##### Records shown #####
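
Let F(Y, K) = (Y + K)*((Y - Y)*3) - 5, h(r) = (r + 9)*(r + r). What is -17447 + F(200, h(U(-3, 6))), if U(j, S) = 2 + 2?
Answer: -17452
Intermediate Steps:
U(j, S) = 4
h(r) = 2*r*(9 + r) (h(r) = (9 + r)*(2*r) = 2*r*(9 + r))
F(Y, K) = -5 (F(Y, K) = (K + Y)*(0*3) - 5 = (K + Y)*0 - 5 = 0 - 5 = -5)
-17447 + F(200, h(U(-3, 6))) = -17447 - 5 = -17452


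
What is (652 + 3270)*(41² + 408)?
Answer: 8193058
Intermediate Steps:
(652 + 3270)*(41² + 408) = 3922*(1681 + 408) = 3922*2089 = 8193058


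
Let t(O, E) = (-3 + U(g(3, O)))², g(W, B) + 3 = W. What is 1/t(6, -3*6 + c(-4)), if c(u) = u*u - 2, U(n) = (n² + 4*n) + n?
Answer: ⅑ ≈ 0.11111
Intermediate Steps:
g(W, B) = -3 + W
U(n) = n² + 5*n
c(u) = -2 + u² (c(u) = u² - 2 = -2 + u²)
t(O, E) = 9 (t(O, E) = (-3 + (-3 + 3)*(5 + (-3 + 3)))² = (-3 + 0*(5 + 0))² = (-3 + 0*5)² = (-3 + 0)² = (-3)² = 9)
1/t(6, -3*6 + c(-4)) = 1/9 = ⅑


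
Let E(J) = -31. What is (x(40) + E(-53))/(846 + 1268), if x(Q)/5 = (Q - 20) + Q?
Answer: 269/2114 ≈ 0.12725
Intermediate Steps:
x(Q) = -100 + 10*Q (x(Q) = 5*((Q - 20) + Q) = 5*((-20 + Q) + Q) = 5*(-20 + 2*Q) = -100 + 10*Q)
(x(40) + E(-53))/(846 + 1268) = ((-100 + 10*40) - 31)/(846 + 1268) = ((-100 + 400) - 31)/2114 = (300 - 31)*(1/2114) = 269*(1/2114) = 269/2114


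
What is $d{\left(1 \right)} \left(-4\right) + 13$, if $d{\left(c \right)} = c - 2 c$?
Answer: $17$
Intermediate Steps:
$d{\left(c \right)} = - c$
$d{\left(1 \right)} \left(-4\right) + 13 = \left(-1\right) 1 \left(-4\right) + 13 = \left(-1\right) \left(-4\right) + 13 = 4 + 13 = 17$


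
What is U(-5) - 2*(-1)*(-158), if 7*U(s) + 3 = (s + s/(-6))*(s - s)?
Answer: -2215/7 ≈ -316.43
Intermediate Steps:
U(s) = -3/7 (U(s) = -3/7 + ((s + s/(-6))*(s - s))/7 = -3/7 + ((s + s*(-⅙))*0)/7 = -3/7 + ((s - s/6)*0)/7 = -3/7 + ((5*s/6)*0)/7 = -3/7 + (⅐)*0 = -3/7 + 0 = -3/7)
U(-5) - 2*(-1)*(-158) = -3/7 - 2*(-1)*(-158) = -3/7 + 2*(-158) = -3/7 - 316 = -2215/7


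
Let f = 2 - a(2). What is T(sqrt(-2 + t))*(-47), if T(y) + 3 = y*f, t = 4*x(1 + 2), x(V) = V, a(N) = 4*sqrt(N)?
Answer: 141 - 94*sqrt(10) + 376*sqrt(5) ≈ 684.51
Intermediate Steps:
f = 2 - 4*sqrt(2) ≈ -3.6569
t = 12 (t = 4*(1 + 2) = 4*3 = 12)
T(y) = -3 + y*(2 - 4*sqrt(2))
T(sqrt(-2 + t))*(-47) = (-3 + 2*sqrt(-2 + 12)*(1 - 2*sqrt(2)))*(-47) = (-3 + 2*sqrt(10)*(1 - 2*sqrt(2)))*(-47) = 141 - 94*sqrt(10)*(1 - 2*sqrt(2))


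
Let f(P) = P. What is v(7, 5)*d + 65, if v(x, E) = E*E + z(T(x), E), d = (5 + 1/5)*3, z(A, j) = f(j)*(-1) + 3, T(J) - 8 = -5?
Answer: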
#####
__What needs to be done__. Using the entries above, give back exactly the line containing "Answer: -17452", the line containing "Answer: -2215/7 ≈ -316.43", and every line between them, and nothing else.

__Response to this task__.
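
Answer: -17452
Intermediate Steps:
U(j, S) = 4
h(r) = 2*r*(9 + r) (h(r) = (9 + r)*(2*r) = 2*r*(9 + r))
F(Y, K) = -5 (F(Y, K) = (K + Y)*(0*3) - 5 = (K + Y)*0 - 5 = 0 - 5 = -5)
-17447 + F(200, h(U(-3, 6))) = -17447 - 5 = -17452


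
What is (652 + 3270)*(41² + 408)?
Answer: 8193058
Intermediate Steps:
(652 + 3270)*(41² + 408) = 3922*(1681 + 408) = 3922*2089 = 8193058


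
Let t(O, E) = (-3 + U(g(3, O)))², g(W, B) + 3 = W. What is 1/t(6, -3*6 + c(-4)), if c(u) = u*u - 2, U(n) = (n² + 4*n) + n?
Answer: ⅑ ≈ 0.11111
Intermediate Steps:
g(W, B) = -3 + W
U(n) = n² + 5*n
c(u) = -2 + u² (c(u) = u² - 2 = -2 + u²)
t(O, E) = 9 (t(O, E) = (-3 + (-3 + 3)*(5 + (-3 + 3)))² = (-3 + 0*(5 + 0))² = (-3 + 0*5)² = (-3 + 0)² = (-3)² = 9)
1/t(6, -3*6 + c(-4)) = 1/9 = ⅑


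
Let E(J) = -31. What is (x(40) + E(-53))/(846 + 1268), if x(Q)/5 = (Q - 20) + Q?
Answer: 269/2114 ≈ 0.12725
Intermediate Steps:
x(Q) = -100 + 10*Q (x(Q) = 5*((Q - 20) + Q) = 5*((-20 + Q) + Q) = 5*(-20 + 2*Q) = -100 + 10*Q)
(x(40) + E(-53))/(846 + 1268) = ((-100 + 10*40) - 31)/(846 + 1268) = ((-100 + 400) - 31)/2114 = (300 - 31)*(1/2114) = 269*(1/2114) = 269/2114


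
What is $d{\left(1 \right)} \left(-4\right) + 13$, if $d{\left(c \right)} = c - 2 c$?
Answer: $17$
Intermediate Steps:
$d{\left(c \right)} = - c$
$d{\left(1 \right)} \left(-4\right) + 13 = \left(-1\right) 1 \left(-4\right) + 13 = \left(-1\right) \left(-4\right) + 13 = 4 + 13 = 17$


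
What is U(-5) - 2*(-1)*(-158), if 7*U(s) + 3 = (s + s/(-6))*(s - s)?
Answer: -2215/7 ≈ -316.43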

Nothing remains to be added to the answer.